• [Work required]:
Find "Let m(k) + 6" in the material below and restate exactly the line holding it together with every line that comes after.

• [Materials provided]:
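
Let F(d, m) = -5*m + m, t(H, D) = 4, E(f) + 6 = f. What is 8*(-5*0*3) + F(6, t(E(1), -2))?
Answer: -16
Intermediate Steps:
E(f) = -6 + f
F(d, m) = -4*m
8*(-5*0*3) + F(6, t(E(1), -2)) = 8*(-5*0*3) - 4*4 = 8*(-5*0*3) - 16 = 8*(0*3) - 16 = 8*0 - 16 = 0 - 16 = -16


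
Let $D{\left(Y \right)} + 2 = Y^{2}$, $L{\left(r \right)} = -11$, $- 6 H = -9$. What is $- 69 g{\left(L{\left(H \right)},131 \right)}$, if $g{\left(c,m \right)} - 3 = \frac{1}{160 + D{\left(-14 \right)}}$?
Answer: $- \frac{24449}{118} \approx -207.19$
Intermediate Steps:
$H = \frac{3}{2}$ ($H = \left(- \frac{1}{6}\right) \left(-9\right) = \frac{3}{2} \approx 1.5$)
$D{\left(Y \right)} = -2 + Y^{2}$
$g{\left(c,m \right)} = \frac{1063}{354}$ ($g{\left(c,m \right)} = 3 + \frac{1}{160 - \left(2 - \left(-14\right)^{2}\right)} = 3 + \frac{1}{160 + \left(-2 + 196\right)} = 3 + \frac{1}{160 + 194} = 3 + \frac{1}{354} = \frac{1063}{354}$)
$- 69 g{\left(L{\left(H \right)},131 \right)} = \left(-69\right) \frac{1063}{354} = - \frac{24449}{118}$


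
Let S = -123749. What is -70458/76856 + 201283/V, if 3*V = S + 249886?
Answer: 18761028999/4847192636 ≈ 3.8705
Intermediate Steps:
V = 126137/3 (V = (-123749 + 249886)/3 = (⅓)*126137 = 126137/3 ≈ 42046.)
-70458/76856 + 201283/V = -70458/76856 + 201283/(126137/3) = -70458*1/76856 + 201283*(3/126137) = -35229/38428 + 603849/126137 = 18761028999/4847192636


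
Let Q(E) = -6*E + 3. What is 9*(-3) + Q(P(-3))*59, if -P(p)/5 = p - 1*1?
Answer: -6930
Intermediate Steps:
P(p) = 5 - 5*p (P(p) = -5*(p - 1*1) = -5*(p - 1) = -5*(-1 + p) = 5 - 5*p)
Q(E) = 3 - 6*E
9*(-3) + Q(P(-3))*59 = 9*(-3) + (3 - 6*(5 - 5*(-3)))*59 = -27 + (3 - 6*(5 + 15))*59 = -27 + (3 - 6*20)*59 = -27 + (3 - 120)*59 = -27 - 117*59 = -27 - 6903 = -6930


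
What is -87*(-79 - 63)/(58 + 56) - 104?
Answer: 83/19 ≈ 4.3684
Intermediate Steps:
-87*(-79 - 63)/(58 + 56) - 104 = -(-12354)/114 - 104 = -87*(-71/57) - 104 = 2059/19 - 104 = 83/19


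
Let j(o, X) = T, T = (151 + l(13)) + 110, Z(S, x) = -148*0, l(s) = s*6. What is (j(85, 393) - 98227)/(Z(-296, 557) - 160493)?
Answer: 5152/8447 ≈ 0.60992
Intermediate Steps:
l(s) = 6*s
Z(S, x) = 0
T = 339 (T = (151 + 6*13) + 110 = (151 + 78) + 110 = 229 + 110 = 339)
j(o, X) = 339
(j(85, 393) - 98227)/(Z(-296, 557) - 160493) = (339 - 98227)/(0 - 160493) = -97888/(-160493) = -97888*(-1/160493) = 5152/8447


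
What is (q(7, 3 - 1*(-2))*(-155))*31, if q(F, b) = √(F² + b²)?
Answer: -4805*√74 ≈ -41334.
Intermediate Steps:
(q(7, 3 - 1*(-2))*(-155))*31 = (√(7² + (3 - 1*(-2))²)*(-155))*31 = (√(49 + (3 + 2)²)*(-155))*31 = (√(49 + 5²)*(-155))*31 = (√(49 + 25)*(-155))*31 = (√74*(-155))*31 = -155*√74*31 = -4805*√74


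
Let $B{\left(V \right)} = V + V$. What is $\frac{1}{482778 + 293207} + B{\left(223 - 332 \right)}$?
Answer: $- \frac{169164729}{775985} \approx -218.0$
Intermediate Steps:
$B{\left(V \right)} = 2 V$
$\frac{1}{482778 + 293207} + B{\left(223 - 332 \right)} = \frac{1}{482778 + 293207} + 2 \left(223 - 332\right) = \frac{1}{775985} + 2 \left(223 - 332\right) = \frac{1}{775985} + 2 \left(-109\right) = \frac{1}{775985} - 218 = - \frac{169164729}{775985}$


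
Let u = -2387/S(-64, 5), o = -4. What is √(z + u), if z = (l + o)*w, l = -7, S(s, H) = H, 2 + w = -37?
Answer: 11*I*√10/5 ≈ 6.957*I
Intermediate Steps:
w = -39 (w = -2 - 37 = -39)
u = -2387/5 ≈ -477.40
z = 429 (z = (-7 - 4)*(-39) = -11*(-39) = 429)
√(z + u) = √(429 - 2387/5) = √(-242/5) = 11*I*√10/5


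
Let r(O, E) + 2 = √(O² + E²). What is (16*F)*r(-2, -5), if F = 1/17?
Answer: -32/17 + 16*√29/17 ≈ 3.1860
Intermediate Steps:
r(O, E) = -2 + √(E² + O²) (r(O, E) = -2 + √(O² + E²) = -2 + √(E² + O²))
F = 1/17 (F = 1*(1/17) = 1/17 ≈ 0.058824)
(16*F)*r(-2, -5) = (16*(1/17))*(-2 + √((-5)² + (-2)²)) = 16*(-2 + √(25 + 4))/17 = 16*(-2 + √29)/17 = -32/17 + 16*√29/17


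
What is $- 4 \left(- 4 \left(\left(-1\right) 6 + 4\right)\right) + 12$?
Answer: $-20$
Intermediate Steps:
$- 4 \left(- 4 \left(\left(-1\right) 6 + 4\right)\right) + 12 = - 4 \left(- 4 \left(-6 + 4\right)\right) + 12 = - 4 \left(\left(-4\right) \left(-2\right)\right) + 12 = \left(-4\right) 8 + 12 = -32 + 12 = -20$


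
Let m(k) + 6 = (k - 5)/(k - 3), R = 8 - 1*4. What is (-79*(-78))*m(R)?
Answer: -43134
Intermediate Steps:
R = 4 (R = 8 - 4 = 4)
m(k) = -6 + (-5 + k)/(-3 + k) (m(k) = -6 + (k - 5)/(k - 3) = -6 + (-5 + k)/(-3 + k))
(-79*(-78))*m(R) = (-79*(-78))*((13 - 5*4)/(-3 + 4)) = 6162*((13 - 20)/1) = 6162*(1*(-7)) = 6162*(-7) = -43134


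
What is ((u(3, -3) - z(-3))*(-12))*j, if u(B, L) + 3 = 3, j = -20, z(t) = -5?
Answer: 1200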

• [Output of the exercise]:
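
Let m(k) + 6 = (k - 5)/(k - 3), R = 8 - 1*4. What is (-79*(-78))*m(R)?
Answer: -43134
Intermediate Steps:
R = 4 (R = 8 - 4 = 4)
m(k) = -6 + (-5 + k)/(-3 + k) (m(k) = -6 + (k - 5)/(k - 3) = -6 + (-5 + k)/(-3 + k))
(-79*(-78))*m(R) = (-79*(-78))*((13 - 5*4)/(-3 + 4)) = 6162*((13 - 20)/1) = 6162*(1*(-7)) = 6162*(-7) = -43134


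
What is ((u(3, -3) - z(-3))*(-12))*j, if u(B, L) + 3 = 3, j = -20, z(t) = -5?
Answer: 1200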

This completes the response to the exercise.